Provided information:
====================
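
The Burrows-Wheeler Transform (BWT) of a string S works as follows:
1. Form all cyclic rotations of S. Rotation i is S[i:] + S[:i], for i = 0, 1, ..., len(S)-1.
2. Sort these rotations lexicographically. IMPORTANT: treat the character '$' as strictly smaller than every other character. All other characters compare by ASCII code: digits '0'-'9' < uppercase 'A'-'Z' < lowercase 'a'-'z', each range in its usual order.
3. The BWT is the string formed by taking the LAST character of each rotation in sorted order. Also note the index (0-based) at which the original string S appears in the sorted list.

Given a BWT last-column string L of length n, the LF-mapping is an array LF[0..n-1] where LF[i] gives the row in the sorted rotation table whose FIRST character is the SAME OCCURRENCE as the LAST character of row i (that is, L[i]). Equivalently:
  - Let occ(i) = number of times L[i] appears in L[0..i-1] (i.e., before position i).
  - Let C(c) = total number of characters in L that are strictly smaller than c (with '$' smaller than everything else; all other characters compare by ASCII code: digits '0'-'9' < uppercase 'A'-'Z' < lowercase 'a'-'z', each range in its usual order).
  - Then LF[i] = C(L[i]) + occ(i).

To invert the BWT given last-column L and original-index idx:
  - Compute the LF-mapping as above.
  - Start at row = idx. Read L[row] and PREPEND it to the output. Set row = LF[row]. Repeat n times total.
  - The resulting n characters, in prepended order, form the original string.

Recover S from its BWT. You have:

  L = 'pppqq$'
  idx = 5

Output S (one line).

LF mapping: 1 2 3 4 5 0
Walk LF starting at row 5, prepending L[row]:
  step 1: row=5, L[5]='$', prepend. Next row=LF[5]=0
  step 2: row=0, L[0]='p', prepend. Next row=LF[0]=1
  step 3: row=1, L[1]='p', prepend. Next row=LF[1]=2
  step 4: row=2, L[2]='p', prepend. Next row=LF[2]=3
  step 5: row=3, L[3]='q', prepend. Next row=LF[3]=4
  step 6: row=4, L[4]='q', prepend. Next row=LF[4]=5
Reversed output: qqppp$

Answer: qqppp$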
====================
Problem: Every line from the first entry to the line containing "3. The BWT is" should be transcribed exactly, and nothing beyond it.

Completed task:
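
The Burrows-Wheeler Transform (BWT) of a string S works as follows:
1. Form all cyclic rotations of S. Rotation i is S[i:] + S[:i], for i = 0, 1, ..., len(S)-1.
2. Sort these rotations lexicographically. IMPORTANT: treat the character '$' as strictly smaller than every other character. All other characters compare by ASCII code: digits '0'-'9' < uppercase 'A'-'Z' < lowercase 'a'-'z', each range in its usual order.
3. The BWT is the string formed by taking the LAST character of each rotation in sorted order. Also note the index (0-based) at which the original string S appears in the sorted list.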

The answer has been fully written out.